### Work required
Repeat the entries that appear below, exactly as they are given.

[Collected data]

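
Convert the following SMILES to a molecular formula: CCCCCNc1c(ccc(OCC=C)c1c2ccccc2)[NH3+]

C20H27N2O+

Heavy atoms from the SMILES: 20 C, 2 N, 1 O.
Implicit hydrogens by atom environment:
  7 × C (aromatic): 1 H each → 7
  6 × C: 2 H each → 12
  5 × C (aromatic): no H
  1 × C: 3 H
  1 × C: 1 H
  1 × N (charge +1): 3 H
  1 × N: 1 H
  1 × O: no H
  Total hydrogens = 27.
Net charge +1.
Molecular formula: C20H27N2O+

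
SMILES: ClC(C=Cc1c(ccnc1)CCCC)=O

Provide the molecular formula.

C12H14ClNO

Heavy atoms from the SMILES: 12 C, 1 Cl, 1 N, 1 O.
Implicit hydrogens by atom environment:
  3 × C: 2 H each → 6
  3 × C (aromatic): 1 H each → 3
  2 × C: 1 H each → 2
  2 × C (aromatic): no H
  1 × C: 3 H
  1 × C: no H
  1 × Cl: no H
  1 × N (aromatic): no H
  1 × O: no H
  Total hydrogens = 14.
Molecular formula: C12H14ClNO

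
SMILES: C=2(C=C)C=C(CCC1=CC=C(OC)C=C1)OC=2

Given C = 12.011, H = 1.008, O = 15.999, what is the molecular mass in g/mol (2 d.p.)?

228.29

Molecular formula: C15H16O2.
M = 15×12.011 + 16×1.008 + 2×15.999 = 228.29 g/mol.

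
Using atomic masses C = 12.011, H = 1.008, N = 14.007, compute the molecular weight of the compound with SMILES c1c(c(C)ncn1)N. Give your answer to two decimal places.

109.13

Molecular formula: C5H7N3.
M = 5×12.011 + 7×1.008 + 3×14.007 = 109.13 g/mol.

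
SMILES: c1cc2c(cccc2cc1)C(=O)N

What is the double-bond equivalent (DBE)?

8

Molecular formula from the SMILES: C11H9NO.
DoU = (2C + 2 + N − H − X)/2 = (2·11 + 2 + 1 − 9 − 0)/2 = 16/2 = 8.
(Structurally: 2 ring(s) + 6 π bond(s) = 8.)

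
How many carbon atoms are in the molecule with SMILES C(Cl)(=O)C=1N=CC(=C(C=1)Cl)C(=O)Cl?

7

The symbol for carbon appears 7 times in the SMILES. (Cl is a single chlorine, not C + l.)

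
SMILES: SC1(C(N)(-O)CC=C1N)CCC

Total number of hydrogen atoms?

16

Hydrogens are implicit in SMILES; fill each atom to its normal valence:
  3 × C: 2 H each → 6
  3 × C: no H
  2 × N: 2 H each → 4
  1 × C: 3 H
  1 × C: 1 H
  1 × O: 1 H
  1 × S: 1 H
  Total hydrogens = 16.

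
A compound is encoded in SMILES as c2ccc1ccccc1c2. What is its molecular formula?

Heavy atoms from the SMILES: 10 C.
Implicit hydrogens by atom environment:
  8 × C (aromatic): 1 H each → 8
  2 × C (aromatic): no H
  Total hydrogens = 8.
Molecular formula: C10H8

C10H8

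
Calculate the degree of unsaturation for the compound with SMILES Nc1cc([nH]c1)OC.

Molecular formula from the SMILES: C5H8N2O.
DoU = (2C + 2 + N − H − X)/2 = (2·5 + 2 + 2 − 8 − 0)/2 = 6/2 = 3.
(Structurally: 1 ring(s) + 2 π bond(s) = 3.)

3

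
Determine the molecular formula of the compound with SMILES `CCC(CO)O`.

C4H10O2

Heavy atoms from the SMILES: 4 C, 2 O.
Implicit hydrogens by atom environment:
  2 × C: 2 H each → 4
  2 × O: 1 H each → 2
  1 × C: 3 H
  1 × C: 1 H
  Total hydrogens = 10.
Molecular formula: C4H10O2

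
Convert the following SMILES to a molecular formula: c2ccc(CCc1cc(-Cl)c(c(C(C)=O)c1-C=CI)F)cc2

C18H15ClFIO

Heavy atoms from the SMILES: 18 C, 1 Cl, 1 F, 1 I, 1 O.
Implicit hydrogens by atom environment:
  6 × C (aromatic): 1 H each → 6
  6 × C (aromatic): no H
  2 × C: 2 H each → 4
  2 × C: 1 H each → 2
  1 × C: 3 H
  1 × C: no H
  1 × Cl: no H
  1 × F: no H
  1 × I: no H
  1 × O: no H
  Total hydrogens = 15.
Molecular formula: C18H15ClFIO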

### Reply to the task
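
Convert the following SMILES to a molecular formula: CCCCCNc1c(ccc(OCC=C)c1c2ccccc2)[NH3+]

C20H27N2O+

Heavy atoms from the SMILES: 20 C, 2 N, 1 O.
Implicit hydrogens by atom environment:
  7 × C (aromatic): 1 H each → 7
  6 × C: 2 H each → 12
  5 × C (aromatic): no H
  1 × C: 3 H
  1 × C: 1 H
  1 × N (charge +1): 3 H
  1 × N: 1 H
  1 × O: no H
  Total hydrogens = 27.
Net charge +1.
Molecular formula: C20H27N2O+

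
SMILES: ClC(C=Cc1c(ccnc1)CCCC)=O

Provide the molecular formula.

C12H14ClNO

Heavy atoms from the SMILES: 12 C, 1 Cl, 1 N, 1 O.
Implicit hydrogens by atom environment:
  3 × C: 2 H each → 6
  3 × C (aromatic): 1 H each → 3
  2 × C: 1 H each → 2
  2 × C (aromatic): no H
  1 × C: 3 H
  1 × C: no H
  1 × Cl: no H
  1 × N (aromatic): no H
  1 × O: no H
  Total hydrogens = 14.
Molecular formula: C12H14ClNO

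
SMILES: C=2(C=C)C=C(CCC1=CC=C(OC)C=C1)OC=2

Given C = 12.011, H = 1.008, O = 15.999, what is the molecular mass in g/mol (2 d.p.)?

228.29

Molecular formula: C15H16O2.
M = 15×12.011 + 16×1.008 + 2×15.999 = 228.29 g/mol.

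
Using atomic masses C = 12.011, H = 1.008, N = 14.007, compute the molecular weight of the compound with SMILES c1c(c(C)ncn1)N. Give your answer to two decimal places.

109.13

Molecular formula: C5H7N3.
M = 5×12.011 + 7×1.008 + 3×14.007 = 109.13 g/mol.

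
SMILES: c1cc2c(cccc2cc1)C(=O)N

What is the double-bond equivalent (DBE)?

8

Molecular formula from the SMILES: C11H9NO.
DoU = (2C + 2 + N − H − X)/2 = (2·11 + 2 + 1 − 9 − 0)/2 = 16/2 = 8.
(Structurally: 2 ring(s) + 6 π bond(s) = 8.)

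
How many carbon atoms are in the molecule with SMILES C(Cl)(=O)C=1N=CC(=C(C=1)Cl)C(=O)Cl?

7

The symbol for carbon appears 7 times in the SMILES. (Cl is a single chlorine, not C + l.)

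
SMILES: SC1(C(N)(-O)CC=C1N)CCC

Total number of hydrogen atoms?

16

Hydrogens are implicit in SMILES; fill each atom to its normal valence:
  3 × C: 2 H each → 6
  3 × C: no H
  2 × N: 2 H each → 4
  1 × C: 3 H
  1 × C: 1 H
  1 × O: 1 H
  1 × S: 1 H
  Total hydrogens = 16.

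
A compound is encoded in SMILES as c2ccc1ccccc1c2. What is its molecular formula?

Heavy atoms from the SMILES: 10 C.
Implicit hydrogens by atom environment:
  8 × C (aromatic): 1 H each → 8
  2 × C (aromatic): no H
  Total hydrogens = 8.
Molecular formula: C10H8

C10H8

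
Calculate the degree of unsaturation for the compound with SMILES Nc1cc([nH]c1)OC.

Molecular formula from the SMILES: C5H8N2O.
DoU = (2C + 2 + N − H − X)/2 = (2·5 + 2 + 2 − 8 − 0)/2 = 6/2 = 3.
(Structurally: 1 ring(s) + 2 π bond(s) = 3.)

3

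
Determine the molecular formula of the compound with SMILES `CCC(CO)O`.

C4H10O2

Heavy atoms from the SMILES: 4 C, 2 O.
Implicit hydrogens by atom environment:
  2 × C: 2 H each → 4
  2 × O: 1 H each → 2
  1 × C: 3 H
  1 × C: 1 H
  Total hydrogens = 10.
Molecular formula: C4H10O2

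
Convert the following SMILES to a molecular formula: c2ccc(CCc1cc(-Cl)c(c(C(C)=O)c1-C=CI)F)cc2

C18H15ClFIO

Heavy atoms from the SMILES: 18 C, 1 Cl, 1 F, 1 I, 1 O.
Implicit hydrogens by atom environment:
  6 × C (aromatic): 1 H each → 6
  6 × C (aromatic): no H
  2 × C: 2 H each → 4
  2 × C: 1 H each → 2
  1 × C: 3 H
  1 × C: no H
  1 × Cl: no H
  1 × F: no H
  1 × I: no H
  1 × O: no H
  Total hydrogens = 15.
Molecular formula: C18H15ClFIO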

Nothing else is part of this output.